====== Records for the task
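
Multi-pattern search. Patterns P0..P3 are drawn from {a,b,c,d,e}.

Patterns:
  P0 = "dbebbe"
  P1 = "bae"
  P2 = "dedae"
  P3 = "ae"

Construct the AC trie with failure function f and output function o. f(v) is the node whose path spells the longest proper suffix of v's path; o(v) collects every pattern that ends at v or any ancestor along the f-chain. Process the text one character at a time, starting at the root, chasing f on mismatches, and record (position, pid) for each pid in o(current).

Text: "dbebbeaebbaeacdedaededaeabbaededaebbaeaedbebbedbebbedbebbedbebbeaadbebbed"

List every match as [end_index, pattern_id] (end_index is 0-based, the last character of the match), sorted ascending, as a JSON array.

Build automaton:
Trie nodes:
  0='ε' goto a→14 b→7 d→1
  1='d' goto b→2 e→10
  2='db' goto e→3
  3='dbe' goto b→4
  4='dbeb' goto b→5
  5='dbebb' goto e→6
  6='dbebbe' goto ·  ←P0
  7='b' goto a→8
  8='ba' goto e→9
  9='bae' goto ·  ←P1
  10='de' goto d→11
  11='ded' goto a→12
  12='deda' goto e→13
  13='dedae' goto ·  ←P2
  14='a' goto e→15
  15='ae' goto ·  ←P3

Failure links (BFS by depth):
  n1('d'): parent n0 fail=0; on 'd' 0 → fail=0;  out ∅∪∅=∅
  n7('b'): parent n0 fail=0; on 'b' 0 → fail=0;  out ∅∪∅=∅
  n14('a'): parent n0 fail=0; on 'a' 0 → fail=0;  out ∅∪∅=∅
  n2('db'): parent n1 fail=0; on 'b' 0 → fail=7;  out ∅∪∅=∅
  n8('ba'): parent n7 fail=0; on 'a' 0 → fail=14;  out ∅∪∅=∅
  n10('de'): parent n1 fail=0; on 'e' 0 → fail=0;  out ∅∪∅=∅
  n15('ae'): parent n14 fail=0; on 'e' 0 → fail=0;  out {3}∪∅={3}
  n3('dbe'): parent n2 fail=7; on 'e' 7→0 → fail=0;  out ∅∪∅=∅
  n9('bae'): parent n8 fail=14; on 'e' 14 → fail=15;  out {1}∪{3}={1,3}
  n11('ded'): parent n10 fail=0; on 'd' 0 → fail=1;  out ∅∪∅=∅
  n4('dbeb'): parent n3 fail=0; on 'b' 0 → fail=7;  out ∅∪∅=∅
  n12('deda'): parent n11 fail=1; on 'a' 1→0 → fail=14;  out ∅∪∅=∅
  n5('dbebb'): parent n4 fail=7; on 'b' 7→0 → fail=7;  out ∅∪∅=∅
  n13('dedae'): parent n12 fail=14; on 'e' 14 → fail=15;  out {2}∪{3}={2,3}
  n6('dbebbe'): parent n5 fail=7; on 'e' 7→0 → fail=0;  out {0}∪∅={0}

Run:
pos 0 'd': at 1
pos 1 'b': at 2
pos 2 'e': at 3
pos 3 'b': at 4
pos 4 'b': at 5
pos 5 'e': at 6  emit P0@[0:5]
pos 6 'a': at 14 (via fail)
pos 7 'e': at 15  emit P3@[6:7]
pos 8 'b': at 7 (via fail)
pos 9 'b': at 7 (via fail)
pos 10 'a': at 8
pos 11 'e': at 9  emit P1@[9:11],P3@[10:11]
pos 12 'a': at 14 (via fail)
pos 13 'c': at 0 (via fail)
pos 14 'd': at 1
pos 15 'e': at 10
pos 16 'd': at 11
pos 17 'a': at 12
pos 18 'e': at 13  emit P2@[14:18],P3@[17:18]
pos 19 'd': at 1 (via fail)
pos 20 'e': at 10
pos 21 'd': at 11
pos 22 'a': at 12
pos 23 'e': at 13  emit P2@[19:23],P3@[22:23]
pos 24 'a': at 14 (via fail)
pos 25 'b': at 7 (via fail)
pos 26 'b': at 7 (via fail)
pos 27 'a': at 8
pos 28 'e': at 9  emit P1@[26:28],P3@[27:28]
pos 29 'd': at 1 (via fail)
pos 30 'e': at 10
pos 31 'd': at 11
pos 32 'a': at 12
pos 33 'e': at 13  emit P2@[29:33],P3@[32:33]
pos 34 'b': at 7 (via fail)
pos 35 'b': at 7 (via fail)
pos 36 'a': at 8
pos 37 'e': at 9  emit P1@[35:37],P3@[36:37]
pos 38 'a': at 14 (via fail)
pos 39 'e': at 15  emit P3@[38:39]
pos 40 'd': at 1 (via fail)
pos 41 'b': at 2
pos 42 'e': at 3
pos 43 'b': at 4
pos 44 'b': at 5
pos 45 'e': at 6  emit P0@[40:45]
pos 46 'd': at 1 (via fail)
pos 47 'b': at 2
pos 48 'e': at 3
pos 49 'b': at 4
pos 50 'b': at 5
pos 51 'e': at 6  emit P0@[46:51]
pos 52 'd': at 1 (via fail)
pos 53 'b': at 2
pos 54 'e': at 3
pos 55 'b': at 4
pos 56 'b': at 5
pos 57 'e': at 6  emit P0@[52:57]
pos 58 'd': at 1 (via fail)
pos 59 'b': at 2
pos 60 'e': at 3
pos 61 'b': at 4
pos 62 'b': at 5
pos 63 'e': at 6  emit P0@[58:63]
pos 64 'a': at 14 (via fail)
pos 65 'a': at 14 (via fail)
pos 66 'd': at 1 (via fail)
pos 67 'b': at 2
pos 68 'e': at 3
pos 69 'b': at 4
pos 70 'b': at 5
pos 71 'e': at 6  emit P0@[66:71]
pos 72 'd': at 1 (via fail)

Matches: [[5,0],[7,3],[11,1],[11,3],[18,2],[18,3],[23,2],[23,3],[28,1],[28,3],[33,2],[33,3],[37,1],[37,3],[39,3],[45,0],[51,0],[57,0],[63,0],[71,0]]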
============
The problem ▸ Each entry, exactly as written, should be set down once more.

Result of this exercise ▸
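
Multi-pattern search. Patterns P0..P3 are drawn from {a,b,c,d,e}.

Patterns:
  P0 = "dbebbe"
  P1 = "bae"
  P2 = "dedae"
  P3 = "ae"

Construct the AC trie with failure function f and output function o. f(v) is the node whose path spells the longest proper suffix of v's path; o(v) collects every pattern that ends at v or any ancestor along the f-chain. Process the text one character at a time, starting at the root, chasing f on mismatches, and record (position, pid) for each pid in o(current).

Text: "dbebbeaebbaeacdedaededaeabbaededaebbaeaedbebbedbebbedbebbedbebbeaadbebbed"

List every match as [end_index, pattern_id] (end_index is 0-based, the last character of the match), sorted ascending, as a JSON array.

Build automaton:
Trie nodes:
  0='ε' goto a→14 b→7 d→1
  1='d' goto b→2 e→10
  2='db' goto e→3
  3='dbe' goto b→4
  4='dbeb' goto b→5
  5='dbebb' goto e→6
  6='dbebbe' goto ·  ←P0
  7='b' goto a→8
  8='ba' goto e→9
  9='bae' goto ·  ←P1
  10='de' goto d→11
  11='ded' goto a→12
  12='deda' goto e→13
  13='dedae' goto ·  ←P2
  14='a' goto e→15
  15='ae' goto ·  ←P3

Failure links (BFS by depth):
  n1('d'): parent n0 fail=0; on 'd' 0 → fail=0;  out ∅∪∅=∅
  n7('b'): parent n0 fail=0; on 'b' 0 → fail=0;  out ∅∪∅=∅
  n14('a'): parent n0 fail=0; on 'a' 0 → fail=0;  out ∅∪∅=∅
  n2('db'): parent n1 fail=0; on 'b' 0 → fail=7;  out ∅∪∅=∅
  n8('ba'): parent n7 fail=0; on 'a' 0 → fail=14;  out ∅∪∅=∅
  n10('de'): parent n1 fail=0; on 'e' 0 → fail=0;  out ∅∪∅=∅
  n15('ae'): parent n14 fail=0; on 'e' 0 → fail=0;  out {3}∪∅={3}
  n3('dbe'): parent n2 fail=7; on 'e' 7→0 → fail=0;  out ∅∪∅=∅
  n9('bae'): parent n8 fail=14; on 'e' 14 → fail=15;  out {1}∪{3}={1,3}
  n11('ded'): parent n10 fail=0; on 'd' 0 → fail=1;  out ∅∪∅=∅
  n4('dbeb'): parent n3 fail=0; on 'b' 0 → fail=7;  out ∅∪∅=∅
  n12('deda'): parent n11 fail=1; on 'a' 1→0 → fail=14;  out ∅∪∅=∅
  n5('dbebb'): parent n4 fail=7; on 'b' 7→0 → fail=7;  out ∅∪∅=∅
  n13('dedae'): parent n12 fail=14; on 'e' 14 → fail=15;  out {2}∪{3}={2,3}
  n6('dbebbe'): parent n5 fail=7; on 'e' 7→0 → fail=0;  out {0}∪∅={0}

Run:
pos 0 'd': at 1
pos 1 'b': at 2
pos 2 'e': at 3
pos 3 'b': at 4
pos 4 'b': at 5
pos 5 'e': at 6  emit P0@[0:5]
pos 6 'a': at 14 (via fail)
pos 7 'e': at 15  emit P3@[6:7]
pos 8 'b': at 7 (via fail)
pos 9 'b': at 7 (via fail)
pos 10 'a': at 8
pos 11 'e': at 9  emit P1@[9:11],P3@[10:11]
pos 12 'a': at 14 (via fail)
pos 13 'c': at 0 (via fail)
pos 14 'd': at 1
pos 15 'e': at 10
pos 16 'd': at 11
pos 17 'a': at 12
pos 18 'e': at 13  emit P2@[14:18],P3@[17:18]
pos 19 'd': at 1 (via fail)
pos 20 'e': at 10
pos 21 'd': at 11
pos 22 'a': at 12
pos 23 'e': at 13  emit P2@[19:23],P3@[22:23]
pos 24 'a': at 14 (via fail)
pos 25 'b': at 7 (via fail)
pos 26 'b': at 7 (via fail)
pos 27 'a': at 8
pos 28 'e': at 9  emit P1@[26:28],P3@[27:28]
pos 29 'd': at 1 (via fail)
pos 30 'e': at 10
pos 31 'd': at 11
pos 32 'a': at 12
pos 33 'e': at 13  emit P2@[29:33],P3@[32:33]
pos 34 'b': at 7 (via fail)
pos 35 'b': at 7 (via fail)
pos 36 'a': at 8
pos 37 'e': at 9  emit P1@[35:37],P3@[36:37]
pos 38 'a': at 14 (via fail)
pos 39 'e': at 15  emit P3@[38:39]
pos 40 'd': at 1 (via fail)
pos 41 'b': at 2
pos 42 'e': at 3
pos 43 'b': at 4
pos 44 'b': at 5
pos 45 'e': at 6  emit P0@[40:45]
pos 46 'd': at 1 (via fail)
pos 47 'b': at 2
pos 48 'e': at 3
pos 49 'b': at 4
pos 50 'b': at 5
pos 51 'e': at 6  emit P0@[46:51]
pos 52 'd': at 1 (via fail)
pos 53 'b': at 2
pos 54 'e': at 3
pos 55 'b': at 4
pos 56 'b': at 5
pos 57 'e': at 6  emit P0@[52:57]
pos 58 'd': at 1 (via fail)
pos 59 'b': at 2
pos 60 'e': at 3
pos 61 'b': at 4
pos 62 'b': at 5
pos 63 'e': at 6  emit P0@[58:63]
pos 64 'a': at 14 (via fail)
pos 65 'a': at 14 (via fail)
pos 66 'd': at 1 (via fail)
pos 67 'b': at 2
pos 68 'e': at 3
pos 69 'b': at 4
pos 70 'b': at 5
pos 71 'e': at 6  emit P0@[66:71]
pos 72 'd': at 1 (via fail)

Matches: [[5,0],[7,3],[11,1],[11,3],[18,2],[18,3],[23,2],[23,3],[28,1],[28,3],[33,2],[33,3],[37,1],[37,3],[39,3],[45,0],[51,0],[57,0],[63,0],[71,0]]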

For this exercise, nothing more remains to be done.